Starting at the line with "The Davene genitive", set down each line of the entries below through the last one, exactly as it stands.

##### Material for this exercise

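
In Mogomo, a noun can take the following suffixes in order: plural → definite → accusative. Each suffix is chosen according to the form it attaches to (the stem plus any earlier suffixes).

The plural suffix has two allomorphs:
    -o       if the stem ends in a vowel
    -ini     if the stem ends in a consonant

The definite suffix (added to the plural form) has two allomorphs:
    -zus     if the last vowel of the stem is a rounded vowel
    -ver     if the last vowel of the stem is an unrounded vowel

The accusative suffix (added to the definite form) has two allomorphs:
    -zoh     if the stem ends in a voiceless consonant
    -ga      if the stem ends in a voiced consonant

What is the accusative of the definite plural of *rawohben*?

rawohbeniniverga

*rawohben* — final sound /n/ (a consonant) → -ini → *rawohbenini*.
The plural form *rawohbenini* — last vowel /i/ (an unrounded vowel) → -ver → *rawohbeniniver*.
The definite form *rawohbeniniver* — final consonant /r/ (voiced) → -ga → *rawohbeniniverga*.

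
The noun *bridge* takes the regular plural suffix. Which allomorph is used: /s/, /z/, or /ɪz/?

/ɪz/

The stem *bridge* ends in a sibilant (/s, z, ʃ, ʒ, tʃ, dʒ/).
The plural suffix surfaces as /ɪz/ after sibilants, /s/ after other voiceless consonants, and /z/ after other voiced sounds.
So the plural -s on *bridge* is pronounced /ɪz/.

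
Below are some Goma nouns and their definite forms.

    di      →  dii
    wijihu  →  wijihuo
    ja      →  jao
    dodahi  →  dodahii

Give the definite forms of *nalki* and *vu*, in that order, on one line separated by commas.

The suffix is conditioned by the last vowel: -i when the last vowel of the stem is a front vowel (*di*, *dodahi*); -o when the last vowel of the stem is a back vowel (*wijihu*, *ja*).
Since the last vowel of *nalki* is /i/ (a front vowel), it takes -i, giving *nalkii*.
Since the last vowel of *vu* is /u/ (a back vowel), it takes -o, giving *vuo*.

nalkii, vuo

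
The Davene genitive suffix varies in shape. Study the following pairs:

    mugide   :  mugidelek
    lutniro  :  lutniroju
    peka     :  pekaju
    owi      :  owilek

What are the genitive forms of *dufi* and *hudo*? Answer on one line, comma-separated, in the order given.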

##########

**Solution for this exercise**
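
The Davene genitive suffix varies in shape. Study the following pairs:

    mugide   :  mugidelek
    lutniro  :  lutniroju
    peka     :  pekaju
    owi      :  owilek

What are the genitive forms of *dufi* and *hudo*? Answer on one line, comma-separated, in the order given.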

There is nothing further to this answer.